> [Your task]
Please repeat, exactly and with nothing extra, the line containing "A valuation associate has" and every line after it up to the end of the material.

> [Data for processing]
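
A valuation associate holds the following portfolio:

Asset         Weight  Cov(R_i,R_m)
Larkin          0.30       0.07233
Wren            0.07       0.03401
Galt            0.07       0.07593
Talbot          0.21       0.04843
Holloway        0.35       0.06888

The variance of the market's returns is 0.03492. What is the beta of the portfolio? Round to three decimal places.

β_Larkin = 0.07233 / 0.03492 = 2.0713
β_Wren = 0.03401 / 0.03492 = 0.9739
β_Galt = 0.07593 / 0.03492 = 2.1744
β_Talbot = 0.04843 / 0.03492 = 1.3869
β_Holloway = 0.06888 / 0.03492 = 1.9725
β_P = Σ w_i β_i = 0.30×2.0713 + 0.07×0.9739 + 0.07×2.1744 + 0.21×1.3869 + 0.35×1.9725 = 1.8234

1.823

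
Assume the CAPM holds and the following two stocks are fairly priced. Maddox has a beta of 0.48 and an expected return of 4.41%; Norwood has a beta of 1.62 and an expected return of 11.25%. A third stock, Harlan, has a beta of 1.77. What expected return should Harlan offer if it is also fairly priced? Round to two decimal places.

12.15%

MRP (SML slope) = (11.25% − 4.41%) / (1.62 − 0.48) = 6.84% / 1.14 = 6.0000%
R_f (intercept) = 4.41% − 0.48 × 6.0000% = 1.5300%
E(R_Harlan) = R_f + β × MRP = 1.5300% + 1.77 × 6.0000% = 12.15%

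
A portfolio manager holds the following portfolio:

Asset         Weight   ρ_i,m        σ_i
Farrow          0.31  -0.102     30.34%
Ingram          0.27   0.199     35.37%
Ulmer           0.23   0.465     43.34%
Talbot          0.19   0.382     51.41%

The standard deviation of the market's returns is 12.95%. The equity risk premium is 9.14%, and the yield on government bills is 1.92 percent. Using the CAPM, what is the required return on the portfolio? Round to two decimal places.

8.49%

β_Farrow = -0.102 × 30.34% / 12.95% = -0.2390
β_Ingram = 0.199 × 35.37% / 12.95% = 0.5435
β_Ulmer = 0.465 × 43.34% / 12.95% = 1.5562
β_Talbot = 0.382 × 51.41% / 12.95% = 1.5165
β_P = Σ w_i β_i = 0.31×-0.2390 + 0.27×0.5435 + 0.23×1.5562 + 0.19×1.5165 = 0.7187
E(R_P) = R_f + β_P × MRP = 1.92% + 0.7187 × 9.14% = 8.49%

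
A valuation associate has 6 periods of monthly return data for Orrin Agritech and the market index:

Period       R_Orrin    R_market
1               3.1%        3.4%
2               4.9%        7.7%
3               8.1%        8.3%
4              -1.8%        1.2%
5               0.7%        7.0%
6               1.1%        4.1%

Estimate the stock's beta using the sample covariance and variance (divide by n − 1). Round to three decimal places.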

> [Response]
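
A valuation associate has 6 periods of monthly return data for Orrin Agritech and the market index:

Period       R_Orrin    R_market
1               3.1%        3.4%
2               4.9%        7.7%
3               8.1%        8.3%
4              -1.8%        1.2%
5               0.7%        7.0%
6               1.1%        4.1%

Estimate the stock's beta using the sample covariance and variance (divide by n − 1). Round to three decimal places.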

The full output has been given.